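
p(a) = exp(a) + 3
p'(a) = exp(a)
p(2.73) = 18.33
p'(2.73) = 15.33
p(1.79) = 8.99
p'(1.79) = 5.99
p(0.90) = 5.46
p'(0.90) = 2.46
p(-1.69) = 3.18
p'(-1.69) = 0.18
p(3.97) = 55.98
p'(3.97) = 52.98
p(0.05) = 4.05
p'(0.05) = 1.05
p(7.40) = 1638.98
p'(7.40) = 1635.98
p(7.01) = 1110.65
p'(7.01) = 1107.65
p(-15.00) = 3.00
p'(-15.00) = 0.00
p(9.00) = 8106.08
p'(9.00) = 8103.08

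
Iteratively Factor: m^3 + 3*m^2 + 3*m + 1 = (m + 1)*(m^2 + 2*m + 1) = (m + 1)^2*(m + 1)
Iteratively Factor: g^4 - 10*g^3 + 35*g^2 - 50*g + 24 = (g - 2)*(g^3 - 8*g^2 + 19*g - 12) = (g - 2)*(g - 1)*(g^2 - 7*g + 12) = (g - 3)*(g - 2)*(g - 1)*(g - 4)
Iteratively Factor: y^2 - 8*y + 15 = (y - 3)*(y - 5)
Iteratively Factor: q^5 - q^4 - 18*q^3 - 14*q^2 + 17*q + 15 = (q + 1)*(q^4 - 2*q^3 - 16*q^2 + 2*q + 15) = (q + 1)^2*(q^3 - 3*q^2 - 13*q + 15) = (q - 1)*(q + 1)^2*(q^2 - 2*q - 15) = (q - 1)*(q + 1)^2*(q + 3)*(q - 5)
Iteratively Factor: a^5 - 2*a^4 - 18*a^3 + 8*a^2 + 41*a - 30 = (a + 2)*(a^4 - 4*a^3 - 10*a^2 + 28*a - 15) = (a - 5)*(a + 2)*(a^3 + a^2 - 5*a + 3) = (a - 5)*(a - 1)*(a + 2)*(a^2 + 2*a - 3) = (a - 5)*(a - 1)*(a + 2)*(a + 3)*(a - 1)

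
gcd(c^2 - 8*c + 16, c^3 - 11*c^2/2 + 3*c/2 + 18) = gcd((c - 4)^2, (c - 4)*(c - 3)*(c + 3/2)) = c - 4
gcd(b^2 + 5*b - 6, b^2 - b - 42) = b + 6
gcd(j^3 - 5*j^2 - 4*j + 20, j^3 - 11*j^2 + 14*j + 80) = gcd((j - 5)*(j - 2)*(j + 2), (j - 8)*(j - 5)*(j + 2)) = j^2 - 3*j - 10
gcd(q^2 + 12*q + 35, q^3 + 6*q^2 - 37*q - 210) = q^2 + 12*q + 35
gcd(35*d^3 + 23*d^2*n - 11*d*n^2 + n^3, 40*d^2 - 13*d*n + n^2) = 5*d - n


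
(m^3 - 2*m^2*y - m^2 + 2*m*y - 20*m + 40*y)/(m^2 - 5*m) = m - 2*y + 4 - 8*y/m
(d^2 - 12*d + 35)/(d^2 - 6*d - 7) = (d - 5)/(d + 1)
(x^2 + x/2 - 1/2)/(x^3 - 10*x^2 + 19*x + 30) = (x - 1/2)/(x^2 - 11*x + 30)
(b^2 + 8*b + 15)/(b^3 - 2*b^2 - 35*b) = (b + 3)/(b*(b - 7))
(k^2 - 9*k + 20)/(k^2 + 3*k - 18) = (k^2 - 9*k + 20)/(k^2 + 3*k - 18)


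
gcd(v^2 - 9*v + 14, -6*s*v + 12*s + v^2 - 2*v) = v - 2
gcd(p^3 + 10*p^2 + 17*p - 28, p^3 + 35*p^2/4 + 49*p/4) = p + 7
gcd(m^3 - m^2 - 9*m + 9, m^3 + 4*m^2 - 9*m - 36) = m^2 - 9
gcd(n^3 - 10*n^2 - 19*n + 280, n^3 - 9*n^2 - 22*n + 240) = n^2 - 3*n - 40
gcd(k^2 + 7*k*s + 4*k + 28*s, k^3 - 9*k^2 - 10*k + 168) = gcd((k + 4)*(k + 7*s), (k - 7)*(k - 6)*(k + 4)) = k + 4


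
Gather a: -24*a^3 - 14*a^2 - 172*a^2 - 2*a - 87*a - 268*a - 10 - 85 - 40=-24*a^3 - 186*a^2 - 357*a - 135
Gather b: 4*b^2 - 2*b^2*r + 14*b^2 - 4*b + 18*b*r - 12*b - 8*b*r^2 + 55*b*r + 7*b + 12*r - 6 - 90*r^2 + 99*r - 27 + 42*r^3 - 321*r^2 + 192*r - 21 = b^2*(18 - 2*r) + b*(-8*r^2 + 73*r - 9) + 42*r^3 - 411*r^2 + 303*r - 54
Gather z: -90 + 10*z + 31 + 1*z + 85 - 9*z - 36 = 2*z - 10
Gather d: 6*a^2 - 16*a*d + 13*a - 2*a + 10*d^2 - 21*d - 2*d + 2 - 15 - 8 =6*a^2 + 11*a + 10*d^2 + d*(-16*a - 23) - 21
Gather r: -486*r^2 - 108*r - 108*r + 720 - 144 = -486*r^2 - 216*r + 576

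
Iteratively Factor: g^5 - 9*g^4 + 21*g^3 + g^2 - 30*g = (g - 5)*(g^4 - 4*g^3 + g^2 + 6*g) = (g - 5)*(g - 2)*(g^3 - 2*g^2 - 3*g) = g*(g - 5)*(g - 2)*(g^2 - 2*g - 3) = g*(g - 5)*(g - 3)*(g - 2)*(g + 1)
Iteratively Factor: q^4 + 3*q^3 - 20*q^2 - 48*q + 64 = (q + 4)*(q^3 - q^2 - 16*q + 16) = (q - 1)*(q + 4)*(q^2 - 16) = (q - 4)*(q - 1)*(q + 4)*(q + 4)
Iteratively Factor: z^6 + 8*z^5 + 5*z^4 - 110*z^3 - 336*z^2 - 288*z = (z + 3)*(z^5 + 5*z^4 - 10*z^3 - 80*z^2 - 96*z) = (z + 3)*(z + 4)*(z^4 + z^3 - 14*z^2 - 24*z) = z*(z + 3)*(z + 4)*(z^3 + z^2 - 14*z - 24) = z*(z + 2)*(z + 3)*(z + 4)*(z^2 - z - 12) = z*(z - 4)*(z + 2)*(z + 3)*(z + 4)*(z + 3)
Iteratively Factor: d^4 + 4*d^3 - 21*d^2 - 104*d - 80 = (d + 4)*(d^3 - 21*d - 20) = (d + 4)^2*(d^2 - 4*d - 5) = (d + 1)*(d + 4)^2*(d - 5)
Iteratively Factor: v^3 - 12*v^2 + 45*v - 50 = (v - 5)*(v^2 - 7*v + 10) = (v - 5)*(v - 2)*(v - 5)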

• **Exercise directions**
The data above should be reproduced in full and exactly.

• **Exercise response**
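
p(a) = exp(a) + 3
p'(a) = exp(a)
p(2.73) = 18.33
p'(2.73) = 15.33
p(1.79) = 8.99
p'(1.79) = 5.99
p(0.90) = 5.46
p'(0.90) = 2.46
p(-1.69) = 3.18
p'(-1.69) = 0.18
p(3.97) = 55.98
p'(3.97) = 52.98
p(0.05) = 4.05
p'(0.05) = 1.05
p(7.40) = 1638.98
p'(7.40) = 1635.98
p(7.01) = 1110.65
p'(7.01) = 1107.65
p(-15.00) = 3.00
p'(-15.00) = 0.00
p(9.00) = 8106.08
p'(9.00) = 8103.08

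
Iteratively Factor: m^3 + 3*m^2 + 3*m + 1 = (m + 1)*(m^2 + 2*m + 1) = (m + 1)^2*(m + 1)
Iteratively Factor: g^4 - 10*g^3 + 35*g^2 - 50*g + 24 = (g - 2)*(g^3 - 8*g^2 + 19*g - 12) = (g - 2)*(g - 1)*(g^2 - 7*g + 12) = (g - 3)*(g - 2)*(g - 1)*(g - 4)
Iteratively Factor: y^2 - 8*y + 15 = (y - 3)*(y - 5)
Iteratively Factor: q^5 - q^4 - 18*q^3 - 14*q^2 + 17*q + 15 = (q + 1)*(q^4 - 2*q^3 - 16*q^2 + 2*q + 15) = (q + 1)^2*(q^3 - 3*q^2 - 13*q + 15) = (q - 1)*(q + 1)^2*(q^2 - 2*q - 15) = (q - 1)*(q + 1)^2*(q + 3)*(q - 5)
Iteratively Factor: a^5 - 2*a^4 - 18*a^3 + 8*a^2 + 41*a - 30 = (a + 2)*(a^4 - 4*a^3 - 10*a^2 + 28*a - 15) = (a - 5)*(a + 2)*(a^3 + a^2 - 5*a + 3) = (a - 5)*(a - 1)*(a + 2)*(a^2 + 2*a - 3) = (a - 5)*(a - 1)*(a + 2)*(a + 3)*(a - 1)

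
gcd(c^2 - 8*c + 16, c^3 - 11*c^2/2 + 3*c/2 + 18) = gcd((c - 4)^2, (c - 4)*(c - 3)*(c + 3/2)) = c - 4
gcd(b^2 + 5*b - 6, b^2 - b - 42) = b + 6
gcd(j^3 - 5*j^2 - 4*j + 20, j^3 - 11*j^2 + 14*j + 80) = gcd((j - 5)*(j - 2)*(j + 2), (j - 8)*(j - 5)*(j + 2)) = j^2 - 3*j - 10
gcd(q^2 + 12*q + 35, q^3 + 6*q^2 - 37*q - 210) = q^2 + 12*q + 35
gcd(35*d^3 + 23*d^2*n - 11*d*n^2 + n^3, 40*d^2 - 13*d*n + n^2) = 5*d - n


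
(m^3 - 2*m^2*y - m^2 + 2*m*y - 20*m + 40*y)/(m^2 - 5*m) = m - 2*y + 4 - 8*y/m
(d^2 - 12*d + 35)/(d^2 - 6*d - 7) = (d - 5)/(d + 1)
(x^2 + x/2 - 1/2)/(x^3 - 10*x^2 + 19*x + 30) = (x - 1/2)/(x^2 - 11*x + 30)
(b^2 + 8*b + 15)/(b^3 - 2*b^2 - 35*b) = (b + 3)/(b*(b - 7))
(k^2 - 9*k + 20)/(k^2 + 3*k - 18) = (k^2 - 9*k + 20)/(k^2 + 3*k - 18)


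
gcd(v^2 - 9*v + 14, -6*s*v + 12*s + v^2 - 2*v) = v - 2
gcd(p^3 + 10*p^2 + 17*p - 28, p^3 + 35*p^2/4 + 49*p/4) = p + 7
gcd(m^3 - m^2 - 9*m + 9, m^3 + 4*m^2 - 9*m - 36) = m^2 - 9
gcd(n^3 - 10*n^2 - 19*n + 280, n^3 - 9*n^2 - 22*n + 240) = n^2 - 3*n - 40
gcd(k^2 + 7*k*s + 4*k + 28*s, k^3 - 9*k^2 - 10*k + 168) = gcd((k + 4)*(k + 7*s), (k - 7)*(k - 6)*(k + 4)) = k + 4


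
Gather a: -24*a^3 - 14*a^2 - 172*a^2 - 2*a - 87*a - 268*a - 10 - 85 - 40=-24*a^3 - 186*a^2 - 357*a - 135
Gather b: 4*b^2 - 2*b^2*r + 14*b^2 - 4*b + 18*b*r - 12*b - 8*b*r^2 + 55*b*r + 7*b + 12*r - 6 - 90*r^2 + 99*r - 27 + 42*r^3 - 321*r^2 + 192*r - 21 = b^2*(18 - 2*r) + b*(-8*r^2 + 73*r - 9) + 42*r^3 - 411*r^2 + 303*r - 54
Gather z: -90 + 10*z + 31 + 1*z + 85 - 9*z - 36 = 2*z - 10
Gather d: 6*a^2 - 16*a*d + 13*a - 2*a + 10*d^2 - 21*d - 2*d + 2 - 15 - 8 =6*a^2 + 11*a + 10*d^2 + d*(-16*a - 23) - 21
Gather r: -486*r^2 - 108*r - 108*r + 720 - 144 = -486*r^2 - 216*r + 576

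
Iteratively Factor: g^5 - 9*g^4 + 21*g^3 + g^2 - 30*g = (g - 5)*(g^4 - 4*g^3 + g^2 + 6*g) = (g - 5)*(g - 2)*(g^3 - 2*g^2 - 3*g) = g*(g - 5)*(g - 2)*(g^2 - 2*g - 3) = g*(g - 5)*(g - 3)*(g - 2)*(g + 1)
Iteratively Factor: q^4 + 3*q^3 - 20*q^2 - 48*q + 64 = (q + 4)*(q^3 - q^2 - 16*q + 16) = (q - 1)*(q + 4)*(q^2 - 16) = (q - 4)*(q - 1)*(q + 4)*(q + 4)
Iteratively Factor: z^6 + 8*z^5 + 5*z^4 - 110*z^3 - 336*z^2 - 288*z = (z + 3)*(z^5 + 5*z^4 - 10*z^3 - 80*z^2 - 96*z) = (z + 3)*(z + 4)*(z^4 + z^3 - 14*z^2 - 24*z) = z*(z + 3)*(z + 4)*(z^3 + z^2 - 14*z - 24) = z*(z + 2)*(z + 3)*(z + 4)*(z^2 - z - 12) = z*(z - 4)*(z + 2)*(z + 3)*(z + 4)*(z + 3)
Iteratively Factor: d^4 + 4*d^3 - 21*d^2 - 104*d - 80 = (d + 4)*(d^3 - 21*d - 20) = (d + 4)^2*(d^2 - 4*d - 5) = (d + 1)*(d + 4)^2*(d - 5)
Iteratively Factor: v^3 - 12*v^2 + 45*v - 50 = (v - 5)*(v^2 - 7*v + 10) = (v - 5)*(v - 2)*(v - 5)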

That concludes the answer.